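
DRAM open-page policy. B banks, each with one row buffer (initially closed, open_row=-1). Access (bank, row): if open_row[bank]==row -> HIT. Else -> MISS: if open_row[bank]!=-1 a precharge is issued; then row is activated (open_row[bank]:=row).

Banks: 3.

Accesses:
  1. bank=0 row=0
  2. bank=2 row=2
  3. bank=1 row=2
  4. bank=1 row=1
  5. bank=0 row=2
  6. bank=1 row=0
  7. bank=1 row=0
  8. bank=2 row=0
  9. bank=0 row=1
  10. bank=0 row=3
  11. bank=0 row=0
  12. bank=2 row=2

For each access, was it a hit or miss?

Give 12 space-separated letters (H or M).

Answer: M M M M M M H M M M M M

Derivation:
Acc 1: bank0 row0 -> MISS (open row0); precharges=0
Acc 2: bank2 row2 -> MISS (open row2); precharges=0
Acc 3: bank1 row2 -> MISS (open row2); precharges=0
Acc 4: bank1 row1 -> MISS (open row1); precharges=1
Acc 5: bank0 row2 -> MISS (open row2); precharges=2
Acc 6: bank1 row0 -> MISS (open row0); precharges=3
Acc 7: bank1 row0 -> HIT
Acc 8: bank2 row0 -> MISS (open row0); precharges=4
Acc 9: bank0 row1 -> MISS (open row1); precharges=5
Acc 10: bank0 row3 -> MISS (open row3); precharges=6
Acc 11: bank0 row0 -> MISS (open row0); precharges=7
Acc 12: bank2 row2 -> MISS (open row2); precharges=8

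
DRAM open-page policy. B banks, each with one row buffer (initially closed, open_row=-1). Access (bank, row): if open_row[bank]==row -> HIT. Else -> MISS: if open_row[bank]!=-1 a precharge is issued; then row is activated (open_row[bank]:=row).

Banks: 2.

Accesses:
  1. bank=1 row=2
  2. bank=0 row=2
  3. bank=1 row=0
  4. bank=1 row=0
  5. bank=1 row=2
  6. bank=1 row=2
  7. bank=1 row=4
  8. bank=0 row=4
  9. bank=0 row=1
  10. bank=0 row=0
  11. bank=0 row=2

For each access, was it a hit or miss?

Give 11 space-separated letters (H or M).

Answer: M M M H M H M M M M M

Derivation:
Acc 1: bank1 row2 -> MISS (open row2); precharges=0
Acc 2: bank0 row2 -> MISS (open row2); precharges=0
Acc 3: bank1 row0 -> MISS (open row0); precharges=1
Acc 4: bank1 row0 -> HIT
Acc 5: bank1 row2 -> MISS (open row2); precharges=2
Acc 6: bank1 row2 -> HIT
Acc 7: bank1 row4 -> MISS (open row4); precharges=3
Acc 8: bank0 row4 -> MISS (open row4); precharges=4
Acc 9: bank0 row1 -> MISS (open row1); precharges=5
Acc 10: bank0 row0 -> MISS (open row0); precharges=6
Acc 11: bank0 row2 -> MISS (open row2); precharges=7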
────
§ Action item
The answer must contain every line of the material, unchanged.

§ Solved exercise
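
DRAM open-page policy. B banks, each with one row buffer (initially closed, open_row=-1). Access (bank, row): if open_row[bank]==row -> HIT. Else -> MISS: if open_row[bank]!=-1 a precharge is issued; then row is activated (open_row[bank]:=row).

Banks: 3.

Accesses:
  1. bank=0 row=0
  2. bank=2 row=2
  3. bank=1 row=2
  4. bank=1 row=1
  5. bank=0 row=2
  6. bank=1 row=0
  7. bank=1 row=0
  8. bank=2 row=0
  9. bank=0 row=1
  10. bank=0 row=3
  11. bank=0 row=0
  12. bank=2 row=2

For each access, was it a hit or miss?

Give 12 space-separated letters (H or M).

Answer: M M M M M M H M M M M M

Derivation:
Acc 1: bank0 row0 -> MISS (open row0); precharges=0
Acc 2: bank2 row2 -> MISS (open row2); precharges=0
Acc 3: bank1 row2 -> MISS (open row2); precharges=0
Acc 4: bank1 row1 -> MISS (open row1); precharges=1
Acc 5: bank0 row2 -> MISS (open row2); precharges=2
Acc 6: bank1 row0 -> MISS (open row0); precharges=3
Acc 7: bank1 row0 -> HIT
Acc 8: bank2 row0 -> MISS (open row0); precharges=4
Acc 9: bank0 row1 -> MISS (open row1); precharges=5
Acc 10: bank0 row3 -> MISS (open row3); precharges=6
Acc 11: bank0 row0 -> MISS (open row0); precharges=7
Acc 12: bank2 row2 -> MISS (open row2); precharges=8

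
DRAM open-page policy. B banks, each with one row buffer (initially closed, open_row=-1). Access (bank, row): if open_row[bank]==row -> HIT. Else -> MISS: if open_row[bank]!=-1 a precharge is issued; then row is activated (open_row[bank]:=row).

Banks: 2.

Accesses:
  1. bank=1 row=2
  2. bank=0 row=2
  3. bank=1 row=0
  4. bank=1 row=0
  5. bank=1 row=2
  6. bank=1 row=2
  7. bank=1 row=4
  8. bank=0 row=4
  9. bank=0 row=1
  10. bank=0 row=0
  11. bank=0 row=2

For each access, was it a hit or miss?

Give 11 space-separated letters (H or M).

Answer: M M M H M H M M M M M

Derivation:
Acc 1: bank1 row2 -> MISS (open row2); precharges=0
Acc 2: bank0 row2 -> MISS (open row2); precharges=0
Acc 3: bank1 row0 -> MISS (open row0); precharges=1
Acc 4: bank1 row0 -> HIT
Acc 5: bank1 row2 -> MISS (open row2); precharges=2
Acc 6: bank1 row2 -> HIT
Acc 7: bank1 row4 -> MISS (open row4); precharges=3
Acc 8: bank0 row4 -> MISS (open row4); precharges=4
Acc 9: bank0 row1 -> MISS (open row1); precharges=5
Acc 10: bank0 row0 -> MISS (open row0); precharges=6
Acc 11: bank0 row2 -> MISS (open row2); precharges=7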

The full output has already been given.